Dataset records
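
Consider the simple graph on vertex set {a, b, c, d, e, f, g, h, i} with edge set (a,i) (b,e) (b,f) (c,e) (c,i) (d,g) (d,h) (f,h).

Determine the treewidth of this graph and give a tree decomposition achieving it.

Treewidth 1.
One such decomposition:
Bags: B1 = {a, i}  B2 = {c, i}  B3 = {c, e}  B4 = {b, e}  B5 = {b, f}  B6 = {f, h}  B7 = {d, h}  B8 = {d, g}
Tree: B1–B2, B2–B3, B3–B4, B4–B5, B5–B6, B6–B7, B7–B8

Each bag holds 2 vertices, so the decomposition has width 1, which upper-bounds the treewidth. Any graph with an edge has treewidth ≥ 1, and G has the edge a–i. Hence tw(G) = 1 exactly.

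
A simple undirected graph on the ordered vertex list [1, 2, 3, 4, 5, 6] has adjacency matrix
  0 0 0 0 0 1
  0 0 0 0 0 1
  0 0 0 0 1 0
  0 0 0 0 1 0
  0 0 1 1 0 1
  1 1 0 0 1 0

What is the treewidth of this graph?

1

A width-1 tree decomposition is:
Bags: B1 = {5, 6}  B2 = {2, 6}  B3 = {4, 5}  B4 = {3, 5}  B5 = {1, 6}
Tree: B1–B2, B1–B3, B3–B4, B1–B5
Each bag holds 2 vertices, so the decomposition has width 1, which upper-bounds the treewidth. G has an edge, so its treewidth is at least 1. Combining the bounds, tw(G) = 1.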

Brief
Repeat the entries exactly, all of them.

Answer section
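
Consider the simple graph on vertex set {a, b, c, d, e, f, g, h, i} with edge set (a,i) (b,e) (b,f) (c,e) (c,i) (d,g) (d,h) (f,h).

Determine the treewidth of this graph and give a tree decomposition achieving it.

Treewidth 1.
One such decomposition:
Bags: B1 = {a, i}  B2 = {c, i}  B3 = {c, e}  B4 = {b, e}  B5 = {b, f}  B6 = {f, h}  B7 = {d, h}  B8 = {d, g}
Tree: B1–B2, B2–B3, B3–B4, B4–B5, B5–B6, B6–B7, B7–B8

Each bag holds 2 vertices, so the decomposition has width 1, which upper-bounds the treewidth. Any graph with an edge has treewidth ≥ 1, and G has the edge a–i. Hence tw(G) = 1 exactly.

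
A simple undirected graph on the ordered vertex list [1, 2, 3, 4, 5, 6] has adjacency matrix
  0 0 0 0 0 1
  0 0 0 0 0 1
  0 0 0 0 1 0
  0 0 0 0 1 0
  0 0 1 1 0 1
  1 1 0 0 1 0

What is the treewidth of this graph?

1

A width-1 tree decomposition is:
Bags: B1 = {5, 6}  B2 = {2, 6}  B3 = {4, 5}  B4 = {3, 5}  B5 = {1, 6}
Tree: B1–B2, B1–B3, B3–B4, B1–B5
Each bag holds 2 vertices, so the decomposition has width 1, which upper-bounds the treewidth. G has an edge, so its treewidth is at least 1. Combining the bounds, tw(G) = 1.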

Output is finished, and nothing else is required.